The task:
Present the following data again exactly as it is shown.
■ ■ ■ ■ ■ ■ ■
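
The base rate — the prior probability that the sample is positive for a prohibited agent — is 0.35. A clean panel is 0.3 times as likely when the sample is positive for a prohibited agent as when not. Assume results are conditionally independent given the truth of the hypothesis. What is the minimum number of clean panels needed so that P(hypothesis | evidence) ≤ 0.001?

6

Prior odds: 0.35 ÷ 0.65 = 7/13.
Likelihood ratio per clean panel = 0.3.
Target odds: 0.001 ÷ 0.999 = 1/999.
Require 0.3ⁿ ≤ 1/999 ÷ (7/13) = 13/6993.
0.3⁵ = 243/100000 is still above 13/6993 but 0.3⁶ = 729/1000000 is at or below it, so n = 6.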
■ ■ ■ ■ ■ ■ ■
Answer area:
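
The base rate — the prior probability that the sample is positive for a prohibited agent — is 0.35. A clean panel is 0.3 times as likely when the sample is positive for a prohibited agent as when not. Assume results are conditionally independent given the truth of the hypothesis. What is the minimum number of clean panels needed so that P(hypothesis | evidence) ≤ 0.001?

6

Prior odds: 0.35 ÷ 0.65 = 7/13.
Likelihood ratio per clean panel = 0.3.
Target odds: 0.001 ÷ 0.999 = 1/999.
Require 0.3ⁿ ≤ 1/999 ÷ (7/13) = 13/6993.
0.3⁵ = 243/100000 is still above 13/6993 but 0.3⁶ = 729/1000000 is at or below it, so n = 6.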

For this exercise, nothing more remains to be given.